Problem requirements: All entries shown below must be given again word for word.

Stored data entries

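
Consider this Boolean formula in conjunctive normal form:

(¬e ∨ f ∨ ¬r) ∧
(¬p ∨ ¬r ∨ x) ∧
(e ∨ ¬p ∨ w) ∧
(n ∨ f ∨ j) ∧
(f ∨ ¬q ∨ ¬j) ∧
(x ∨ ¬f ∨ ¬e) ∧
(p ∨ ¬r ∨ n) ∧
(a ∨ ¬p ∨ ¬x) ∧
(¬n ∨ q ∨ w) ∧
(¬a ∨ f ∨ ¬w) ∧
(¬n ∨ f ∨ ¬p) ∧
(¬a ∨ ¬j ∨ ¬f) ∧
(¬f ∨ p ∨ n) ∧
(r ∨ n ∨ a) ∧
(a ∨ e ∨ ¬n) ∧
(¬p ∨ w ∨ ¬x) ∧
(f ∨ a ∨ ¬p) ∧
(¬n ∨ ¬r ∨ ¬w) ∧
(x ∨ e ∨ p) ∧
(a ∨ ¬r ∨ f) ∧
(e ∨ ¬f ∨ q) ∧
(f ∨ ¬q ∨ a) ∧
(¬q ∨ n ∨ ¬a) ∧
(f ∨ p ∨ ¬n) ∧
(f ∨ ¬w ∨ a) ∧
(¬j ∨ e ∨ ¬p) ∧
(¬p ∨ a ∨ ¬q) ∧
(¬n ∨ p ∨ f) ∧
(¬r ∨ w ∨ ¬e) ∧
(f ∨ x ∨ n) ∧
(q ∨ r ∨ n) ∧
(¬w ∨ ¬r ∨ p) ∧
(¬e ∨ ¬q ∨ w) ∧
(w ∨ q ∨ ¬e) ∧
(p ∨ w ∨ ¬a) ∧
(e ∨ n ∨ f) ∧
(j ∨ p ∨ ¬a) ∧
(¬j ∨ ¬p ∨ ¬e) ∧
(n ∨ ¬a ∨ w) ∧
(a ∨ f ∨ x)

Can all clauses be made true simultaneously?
Yes

Yes, the formula is satisfiable.

One satisfying assignment is: r=False, x=True, f=True, q=True, w=True, a=False, n=True, j=False, p=False, e=True

Verification: With this assignment, all 40 clauses evaluate to true.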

Response area:
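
Consider this Boolean formula in conjunctive normal form:

(¬e ∨ f ∨ ¬r) ∧
(¬p ∨ ¬r ∨ x) ∧
(e ∨ ¬p ∨ w) ∧
(n ∨ f ∨ j) ∧
(f ∨ ¬q ∨ ¬j) ∧
(x ∨ ¬f ∨ ¬e) ∧
(p ∨ ¬r ∨ n) ∧
(a ∨ ¬p ∨ ¬x) ∧
(¬n ∨ q ∨ w) ∧
(¬a ∨ f ∨ ¬w) ∧
(¬n ∨ f ∨ ¬p) ∧
(¬a ∨ ¬j ∨ ¬f) ∧
(¬f ∨ p ∨ n) ∧
(r ∨ n ∨ a) ∧
(a ∨ e ∨ ¬n) ∧
(¬p ∨ w ∨ ¬x) ∧
(f ∨ a ∨ ¬p) ∧
(¬n ∨ ¬r ∨ ¬w) ∧
(x ∨ e ∨ p) ∧
(a ∨ ¬r ∨ f) ∧
(e ∨ ¬f ∨ q) ∧
(f ∨ ¬q ∨ a) ∧
(¬q ∨ n ∨ ¬a) ∧
(f ∨ p ∨ ¬n) ∧
(f ∨ ¬w ∨ a) ∧
(¬j ∨ e ∨ ¬p) ∧
(¬p ∨ a ∨ ¬q) ∧
(¬n ∨ p ∨ f) ∧
(¬r ∨ w ∨ ¬e) ∧
(f ∨ x ∨ n) ∧
(q ∨ r ∨ n) ∧
(¬w ∨ ¬r ∨ p) ∧
(¬e ∨ ¬q ∨ w) ∧
(w ∨ q ∨ ¬e) ∧
(p ∨ w ∨ ¬a) ∧
(e ∨ n ∨ f) ∧
(j ∨ p ∨ ¬a) ∧
(¬j ∨ ¬p ∨ ¬e) ∧
(n ∨ ¬a ∨ w) ∧
(a ∨ f ∨ x)

Can all clauses be made true simultaneously?
Yes

Yes, the formula is satisfiable.

One satisfying assignment is: r=False, x=True, f=True, q=True, w=True, a=False, n=True, j=False, p=False, e=True

Verification: With this assignment, all 40 clauses evaluate to true.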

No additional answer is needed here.